◆ **Information provided**:
• • • •
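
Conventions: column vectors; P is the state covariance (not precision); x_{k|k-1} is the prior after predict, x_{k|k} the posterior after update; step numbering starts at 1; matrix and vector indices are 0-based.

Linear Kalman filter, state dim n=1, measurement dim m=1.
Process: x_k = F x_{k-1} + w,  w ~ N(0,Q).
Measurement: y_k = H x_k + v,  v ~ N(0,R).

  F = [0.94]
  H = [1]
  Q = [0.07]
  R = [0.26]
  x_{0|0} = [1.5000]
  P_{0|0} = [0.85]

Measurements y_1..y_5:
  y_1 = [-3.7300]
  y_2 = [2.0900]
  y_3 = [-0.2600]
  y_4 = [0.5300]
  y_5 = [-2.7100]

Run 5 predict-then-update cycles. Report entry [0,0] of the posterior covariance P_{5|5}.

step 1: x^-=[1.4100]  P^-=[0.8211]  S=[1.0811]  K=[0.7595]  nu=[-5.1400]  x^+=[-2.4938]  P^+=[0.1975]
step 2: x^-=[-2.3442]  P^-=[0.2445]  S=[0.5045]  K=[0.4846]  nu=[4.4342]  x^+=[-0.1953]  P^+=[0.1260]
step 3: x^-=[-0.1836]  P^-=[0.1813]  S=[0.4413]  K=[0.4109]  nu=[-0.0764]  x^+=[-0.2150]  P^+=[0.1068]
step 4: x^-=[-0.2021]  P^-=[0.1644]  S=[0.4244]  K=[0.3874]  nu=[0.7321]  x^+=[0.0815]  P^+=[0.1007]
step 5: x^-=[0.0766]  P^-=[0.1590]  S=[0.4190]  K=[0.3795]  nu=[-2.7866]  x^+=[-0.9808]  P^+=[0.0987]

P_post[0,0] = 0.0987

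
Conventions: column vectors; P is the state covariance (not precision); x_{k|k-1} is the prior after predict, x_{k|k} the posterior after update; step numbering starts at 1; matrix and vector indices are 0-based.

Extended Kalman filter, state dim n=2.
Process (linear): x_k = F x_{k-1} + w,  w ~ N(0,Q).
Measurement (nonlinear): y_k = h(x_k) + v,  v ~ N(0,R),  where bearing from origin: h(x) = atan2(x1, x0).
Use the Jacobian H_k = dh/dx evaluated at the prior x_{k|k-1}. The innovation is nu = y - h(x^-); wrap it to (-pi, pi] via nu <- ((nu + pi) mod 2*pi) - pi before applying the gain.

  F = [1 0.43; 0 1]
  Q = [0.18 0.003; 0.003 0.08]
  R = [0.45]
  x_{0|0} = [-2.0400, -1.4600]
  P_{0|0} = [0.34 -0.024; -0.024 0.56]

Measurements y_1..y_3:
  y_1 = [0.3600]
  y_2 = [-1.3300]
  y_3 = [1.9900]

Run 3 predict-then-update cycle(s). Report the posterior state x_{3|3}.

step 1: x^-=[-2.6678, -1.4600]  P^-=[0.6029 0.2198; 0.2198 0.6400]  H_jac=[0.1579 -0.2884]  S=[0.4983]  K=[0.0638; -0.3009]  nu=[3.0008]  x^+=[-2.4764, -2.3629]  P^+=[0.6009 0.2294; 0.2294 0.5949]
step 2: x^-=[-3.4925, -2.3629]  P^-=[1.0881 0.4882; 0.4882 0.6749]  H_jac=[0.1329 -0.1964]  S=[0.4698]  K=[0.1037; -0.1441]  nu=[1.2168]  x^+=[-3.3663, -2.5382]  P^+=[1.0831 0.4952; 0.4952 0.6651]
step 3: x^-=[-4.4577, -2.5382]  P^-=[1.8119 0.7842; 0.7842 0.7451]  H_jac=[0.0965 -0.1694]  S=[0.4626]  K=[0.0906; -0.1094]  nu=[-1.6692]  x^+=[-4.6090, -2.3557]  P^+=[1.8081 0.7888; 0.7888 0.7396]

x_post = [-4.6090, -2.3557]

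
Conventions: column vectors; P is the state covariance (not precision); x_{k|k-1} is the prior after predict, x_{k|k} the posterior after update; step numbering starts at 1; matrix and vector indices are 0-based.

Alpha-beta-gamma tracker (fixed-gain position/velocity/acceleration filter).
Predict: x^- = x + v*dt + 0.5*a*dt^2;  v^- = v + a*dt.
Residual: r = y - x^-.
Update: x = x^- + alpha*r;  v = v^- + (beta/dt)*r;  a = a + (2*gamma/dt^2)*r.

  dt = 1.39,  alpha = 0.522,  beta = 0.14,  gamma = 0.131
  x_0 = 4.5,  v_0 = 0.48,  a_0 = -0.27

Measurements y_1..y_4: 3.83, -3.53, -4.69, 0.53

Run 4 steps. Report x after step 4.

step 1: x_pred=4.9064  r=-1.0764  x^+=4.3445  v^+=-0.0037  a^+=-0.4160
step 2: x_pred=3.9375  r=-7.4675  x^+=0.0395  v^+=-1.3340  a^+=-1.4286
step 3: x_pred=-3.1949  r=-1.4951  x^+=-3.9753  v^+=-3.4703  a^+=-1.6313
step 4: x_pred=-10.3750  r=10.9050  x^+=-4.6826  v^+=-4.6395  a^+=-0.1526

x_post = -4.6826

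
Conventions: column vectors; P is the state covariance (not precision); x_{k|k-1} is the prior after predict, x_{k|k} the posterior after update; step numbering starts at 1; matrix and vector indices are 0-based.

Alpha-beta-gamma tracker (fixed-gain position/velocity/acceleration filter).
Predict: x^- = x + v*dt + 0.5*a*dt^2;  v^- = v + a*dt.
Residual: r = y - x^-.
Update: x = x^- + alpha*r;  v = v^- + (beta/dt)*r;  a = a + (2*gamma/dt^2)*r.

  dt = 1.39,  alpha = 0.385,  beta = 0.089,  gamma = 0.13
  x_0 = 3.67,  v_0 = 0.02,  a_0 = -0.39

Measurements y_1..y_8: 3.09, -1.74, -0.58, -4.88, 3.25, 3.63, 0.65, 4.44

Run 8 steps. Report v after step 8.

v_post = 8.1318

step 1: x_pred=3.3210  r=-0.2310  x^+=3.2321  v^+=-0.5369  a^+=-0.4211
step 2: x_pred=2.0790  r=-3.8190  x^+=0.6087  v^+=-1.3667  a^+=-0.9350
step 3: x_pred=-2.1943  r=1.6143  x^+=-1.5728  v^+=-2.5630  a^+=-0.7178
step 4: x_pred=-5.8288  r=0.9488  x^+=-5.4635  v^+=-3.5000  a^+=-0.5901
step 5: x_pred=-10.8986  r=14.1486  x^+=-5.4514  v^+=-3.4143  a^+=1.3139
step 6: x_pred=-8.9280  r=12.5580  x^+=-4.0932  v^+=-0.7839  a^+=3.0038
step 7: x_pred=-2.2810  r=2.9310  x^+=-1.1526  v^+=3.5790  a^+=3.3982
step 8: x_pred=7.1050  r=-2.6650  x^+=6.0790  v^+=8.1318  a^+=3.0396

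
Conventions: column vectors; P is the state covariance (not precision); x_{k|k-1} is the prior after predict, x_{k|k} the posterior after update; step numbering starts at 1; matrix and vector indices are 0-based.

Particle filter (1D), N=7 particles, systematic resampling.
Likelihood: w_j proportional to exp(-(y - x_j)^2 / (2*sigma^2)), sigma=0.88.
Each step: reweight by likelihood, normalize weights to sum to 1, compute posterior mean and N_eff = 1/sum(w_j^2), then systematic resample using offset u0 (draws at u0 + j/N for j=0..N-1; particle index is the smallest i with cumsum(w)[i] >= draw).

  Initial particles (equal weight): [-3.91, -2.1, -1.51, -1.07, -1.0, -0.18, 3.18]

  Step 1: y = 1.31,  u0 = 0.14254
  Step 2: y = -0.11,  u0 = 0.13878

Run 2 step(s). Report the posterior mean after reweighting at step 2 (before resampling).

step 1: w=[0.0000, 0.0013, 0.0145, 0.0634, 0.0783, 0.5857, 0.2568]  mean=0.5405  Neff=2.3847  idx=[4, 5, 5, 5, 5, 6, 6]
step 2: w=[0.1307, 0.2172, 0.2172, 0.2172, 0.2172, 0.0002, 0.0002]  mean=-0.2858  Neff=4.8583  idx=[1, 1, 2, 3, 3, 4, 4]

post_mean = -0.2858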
• • • •
◆ **Work to complete**: Take the entries above and copy them exactly from the first line through the line with "y_2 = [2.0900]"; leave out every line after it.

◆ **Task answer**:
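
Conventions: column vectors; P is the state covariance (not precision); x_{k|k-1} is the prior after predict, x_{k|k} the posterior after update; step numbering starts at 1; matrix and vector indices are 0-based.

Linear Kalman filter, state dim n=1, measurement dim m=1.
Process: x_k = F x_{k-1} + w,  w ~ N(0,Q).
Measurement: y_k = H x_k + v,  v ~ N(0,R).

  F = [0.94]
  H = [1]
  Q = [0.07]
  R = [0.26]
  x_{0|0} = [1.5000]
  P_{0|0} = [0.85]

Measurements y_1..y_5:
  y_1 = [-3.7300]
  y_2 = [2.0900]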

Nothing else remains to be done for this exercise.